■ **What to produce**:
The reply should consist of one number, the count of lines below in which the word "becomes" appears.

━━ Dataset entries ━━

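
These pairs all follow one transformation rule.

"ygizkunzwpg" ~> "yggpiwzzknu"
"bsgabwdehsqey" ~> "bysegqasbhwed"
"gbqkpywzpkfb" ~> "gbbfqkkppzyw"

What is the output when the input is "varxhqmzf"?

The pattern: take characters alternately from the front and the back (1st, last, 2nd, 2nd-last, ...).
On "varxhqmzf" that produces "vfazrmxqh".

vfazrmxqh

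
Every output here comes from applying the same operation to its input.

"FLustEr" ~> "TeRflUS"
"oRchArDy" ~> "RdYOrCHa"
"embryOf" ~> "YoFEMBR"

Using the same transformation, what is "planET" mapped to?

NetPLA

The transformation: move the last 3 characters to the front (rotate right by 3), then flip the case of every letter.
For "planET" the result is "NetPLA".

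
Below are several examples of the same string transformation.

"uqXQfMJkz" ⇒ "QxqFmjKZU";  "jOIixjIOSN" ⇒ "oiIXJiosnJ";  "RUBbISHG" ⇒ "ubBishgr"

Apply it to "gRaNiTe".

rAnItEG

The rule is to flip the case of every letter, then move the first character to the end.
"gRaNiTe" → "rAnItEG".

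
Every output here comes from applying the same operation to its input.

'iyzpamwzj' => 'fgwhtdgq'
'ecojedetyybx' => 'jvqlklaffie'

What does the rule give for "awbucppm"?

The pattern: shift every letter 7 places forward in the alphabet (wrapping around), then delete the first character.
For "awbucppm", step one produces "hdibjwwt"; step two turns that into "dibjwwt".

dibjwwt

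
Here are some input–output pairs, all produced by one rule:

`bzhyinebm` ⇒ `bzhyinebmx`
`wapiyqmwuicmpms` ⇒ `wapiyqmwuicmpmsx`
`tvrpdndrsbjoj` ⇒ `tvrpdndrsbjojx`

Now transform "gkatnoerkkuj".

gkatnoerkkujx

Rule — append "x".
On "gkatnoerkkuj" that produces "gkatnoerkkujx".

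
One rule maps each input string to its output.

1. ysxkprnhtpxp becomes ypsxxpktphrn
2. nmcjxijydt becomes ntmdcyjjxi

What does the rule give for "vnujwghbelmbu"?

vunbumjlwegbh

The transformation: take characters alternately from the front and the back (1st, last, 2nd, 2nd-last, ...).
Doing the same to "vnujwghbelmbu": "vunbumjlwegbh".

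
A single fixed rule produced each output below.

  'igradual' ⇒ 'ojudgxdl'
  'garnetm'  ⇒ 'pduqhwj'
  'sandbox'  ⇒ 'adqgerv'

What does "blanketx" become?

The pattern: shift every letter 3 places forward in the alphabet (wrapping around), then swap the first and last characters.
Applying both steps to "blanketx": "eodqnhwa", then "aodqnhwe".

aodqnhwe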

━━━

■ **Output of the exercise**:
2